Assigned task =
The lines to repeat are those below from the one containing "A thin electrical" down to the one containing "- vermiculite fill: 120 mm, k unknown", both included; reproduce them exactly and nothing else.

Stored data
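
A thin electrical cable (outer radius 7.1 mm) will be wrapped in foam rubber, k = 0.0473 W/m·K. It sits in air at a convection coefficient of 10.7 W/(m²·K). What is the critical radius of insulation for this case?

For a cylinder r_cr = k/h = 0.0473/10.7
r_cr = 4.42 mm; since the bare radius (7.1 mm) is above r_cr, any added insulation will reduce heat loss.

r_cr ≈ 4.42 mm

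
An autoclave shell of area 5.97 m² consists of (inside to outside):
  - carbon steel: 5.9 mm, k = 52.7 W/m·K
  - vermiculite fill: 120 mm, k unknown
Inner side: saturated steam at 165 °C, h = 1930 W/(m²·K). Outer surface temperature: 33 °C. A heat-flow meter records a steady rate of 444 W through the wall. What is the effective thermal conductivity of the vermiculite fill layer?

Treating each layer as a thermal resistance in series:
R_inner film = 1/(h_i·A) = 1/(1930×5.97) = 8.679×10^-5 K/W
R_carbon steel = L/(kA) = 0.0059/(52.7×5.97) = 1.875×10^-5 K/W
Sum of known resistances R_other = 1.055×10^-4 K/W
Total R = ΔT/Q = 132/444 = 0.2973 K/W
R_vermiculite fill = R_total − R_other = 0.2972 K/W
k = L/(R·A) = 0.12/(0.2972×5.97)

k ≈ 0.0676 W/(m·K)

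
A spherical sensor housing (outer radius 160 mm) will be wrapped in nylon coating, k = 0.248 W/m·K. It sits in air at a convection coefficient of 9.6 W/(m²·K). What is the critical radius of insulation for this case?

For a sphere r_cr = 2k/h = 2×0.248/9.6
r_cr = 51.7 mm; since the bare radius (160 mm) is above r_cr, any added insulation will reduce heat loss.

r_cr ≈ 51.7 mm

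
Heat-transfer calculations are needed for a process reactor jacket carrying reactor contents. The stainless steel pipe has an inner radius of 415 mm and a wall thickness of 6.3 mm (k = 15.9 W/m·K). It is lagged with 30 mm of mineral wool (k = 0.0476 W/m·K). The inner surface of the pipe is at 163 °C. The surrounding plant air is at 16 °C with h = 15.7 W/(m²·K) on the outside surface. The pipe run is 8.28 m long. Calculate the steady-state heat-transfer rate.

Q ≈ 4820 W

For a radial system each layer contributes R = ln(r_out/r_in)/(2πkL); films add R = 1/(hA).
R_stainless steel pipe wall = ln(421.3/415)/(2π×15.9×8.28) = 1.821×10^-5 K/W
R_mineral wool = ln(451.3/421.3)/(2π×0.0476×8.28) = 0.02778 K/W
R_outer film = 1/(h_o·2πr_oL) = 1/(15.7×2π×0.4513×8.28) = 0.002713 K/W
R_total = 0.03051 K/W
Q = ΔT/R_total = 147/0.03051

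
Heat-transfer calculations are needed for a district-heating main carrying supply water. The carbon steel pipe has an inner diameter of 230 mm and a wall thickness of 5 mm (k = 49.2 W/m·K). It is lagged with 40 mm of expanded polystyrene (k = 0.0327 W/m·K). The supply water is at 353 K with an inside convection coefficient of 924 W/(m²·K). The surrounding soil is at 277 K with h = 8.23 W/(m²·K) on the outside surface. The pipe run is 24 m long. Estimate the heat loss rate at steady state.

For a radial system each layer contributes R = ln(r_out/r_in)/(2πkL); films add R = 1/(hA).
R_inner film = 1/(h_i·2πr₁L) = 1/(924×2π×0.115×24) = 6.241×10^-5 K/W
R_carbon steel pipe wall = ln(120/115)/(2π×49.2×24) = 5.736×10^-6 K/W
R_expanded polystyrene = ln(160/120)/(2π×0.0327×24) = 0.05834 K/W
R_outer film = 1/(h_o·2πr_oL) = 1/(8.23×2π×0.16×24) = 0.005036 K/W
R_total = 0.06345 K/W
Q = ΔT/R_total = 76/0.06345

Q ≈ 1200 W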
--
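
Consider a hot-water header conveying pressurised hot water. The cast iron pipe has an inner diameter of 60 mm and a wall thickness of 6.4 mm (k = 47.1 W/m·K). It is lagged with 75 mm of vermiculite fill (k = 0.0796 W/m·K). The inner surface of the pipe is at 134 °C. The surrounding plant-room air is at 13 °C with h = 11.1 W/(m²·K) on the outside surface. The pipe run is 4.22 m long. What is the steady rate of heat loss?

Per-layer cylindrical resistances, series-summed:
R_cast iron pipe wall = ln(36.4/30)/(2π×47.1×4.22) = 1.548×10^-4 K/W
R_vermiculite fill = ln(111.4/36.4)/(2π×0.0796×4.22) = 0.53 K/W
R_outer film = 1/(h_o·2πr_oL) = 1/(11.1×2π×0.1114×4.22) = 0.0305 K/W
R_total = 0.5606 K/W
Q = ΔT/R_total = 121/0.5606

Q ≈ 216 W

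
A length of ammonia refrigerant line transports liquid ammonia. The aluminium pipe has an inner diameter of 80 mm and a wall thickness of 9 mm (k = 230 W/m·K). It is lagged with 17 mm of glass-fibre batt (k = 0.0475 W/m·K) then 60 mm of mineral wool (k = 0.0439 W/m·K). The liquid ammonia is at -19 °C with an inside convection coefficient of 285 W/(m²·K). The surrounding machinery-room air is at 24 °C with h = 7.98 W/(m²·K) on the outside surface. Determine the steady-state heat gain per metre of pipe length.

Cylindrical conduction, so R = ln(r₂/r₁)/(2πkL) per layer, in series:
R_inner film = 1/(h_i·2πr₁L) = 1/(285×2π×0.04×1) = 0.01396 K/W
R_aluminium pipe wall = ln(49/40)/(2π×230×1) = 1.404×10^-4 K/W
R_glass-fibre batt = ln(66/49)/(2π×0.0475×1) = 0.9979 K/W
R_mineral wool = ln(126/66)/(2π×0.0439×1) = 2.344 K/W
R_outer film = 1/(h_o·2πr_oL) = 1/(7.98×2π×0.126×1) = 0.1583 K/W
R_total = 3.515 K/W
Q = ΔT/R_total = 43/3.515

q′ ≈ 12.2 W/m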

Written answer =
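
A thin electrical cable (outer radius 7.1 mm) will be wrapped in foam rubber, k = 0.0473 W/m·K. It sits in air at a convection coefficient of 10.7 W/(m²·K). What is the critical radius of insulation for this case?

For a cylinder r_cr = k/h = 0.0473/10.7
r_cr = 4.42 mm; since the bare radius (7.1 mm) is above r_cr, any added insulation will reduce heat loss.

r_cr ≈ 4.42 mm

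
An autoclave shell of area 5.97 m² consists of (inside to outside):
  - carbon steel: 5.9 mm, k = 52.7 W/m·K
  - vermiculite fill: 120 mm, k unknown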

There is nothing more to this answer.